What needs to be done: As the answer, set down the lines below from the one containing "1. 0.5y zero-coupon" through the one containing "4. 2y par swap, fixed", exactly and inclusively, and no others.

Stored data entries:
--- START ---

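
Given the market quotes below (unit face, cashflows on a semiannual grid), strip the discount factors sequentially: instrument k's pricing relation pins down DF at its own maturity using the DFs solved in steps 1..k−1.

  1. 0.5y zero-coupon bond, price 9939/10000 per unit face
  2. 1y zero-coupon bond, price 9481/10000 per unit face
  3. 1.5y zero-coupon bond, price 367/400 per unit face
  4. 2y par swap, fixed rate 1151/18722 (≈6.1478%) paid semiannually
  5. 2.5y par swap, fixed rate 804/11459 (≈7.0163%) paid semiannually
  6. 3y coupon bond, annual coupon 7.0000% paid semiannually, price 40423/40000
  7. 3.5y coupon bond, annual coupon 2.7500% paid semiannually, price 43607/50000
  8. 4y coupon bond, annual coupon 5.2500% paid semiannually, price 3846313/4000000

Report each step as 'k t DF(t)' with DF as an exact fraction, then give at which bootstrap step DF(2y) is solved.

1 1/2 9939/10000
2 1 9481/10000
3 3/2 367/400
4 2 8849/10000
5 5/2 1049/1250
6 3 4107/5000
7 7/2 787/1000
8 4 3893/5000
DF(2y) is solved at step 4

step 1 [0.5y] zero: DF = P = 9939/10000 ≈ 0.993900
step 2 [1y] zero: DF = P = 9481/10000 ≈ 0.948100
step 3 [1.5y] zero: DF = P = 367/400 ≈ 0.917500
step 4 [2y] swap r/2=1151/37444: DF=(1 − 1151/37444·(0.993900+0.948100+0.917500))/(1+1151/37444) = 8849/10000 ≈ 0.884900
step 5 [2.5y] swap r/2=402/11459: DF=(1 − 402/11459·(0.993900+0.948100+0.917500+0.884900))/(1+402/11459) = 1049/1250 ≈ 0.839200
step 6 [3y] bond c/2=7/200: DF=(40423/40000 − 7/200·(0.993900+0.948100+0.917500+0.884900+0.839200))/(1+7/200) = 4107/5000 ≈ 0.821400
step 7 [3.5y] bond c/2=11/800: DF=(43607/50000 − 11/800·(0.993900+0.948100+0.917500+0.884900+0.839200+0.821400))/(1+11/800) = 787/1000 ≈ 0.787000
step 8 [4y] bond c/2=21/800: DF=(3846313/4000000 − 21/800·(0.993900+0.948100+0.917500+0.884900+0.839200+0.821400+0.787000))/(1+21/800) = 3893/5000 ≈ 0.778600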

--- END ---

Result of the task:
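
  1. 0.5y zero-coupon bond, price 9939/10000 per unit face
  2. 1y zero-coupon bond, price 9481/10000 per unit face
  3. 1.5y zero-coupon bond, price 367/400 per unit face
  4. 2y par swap, fixed rate 1151/18722 (≈6.1478%) paid semiannually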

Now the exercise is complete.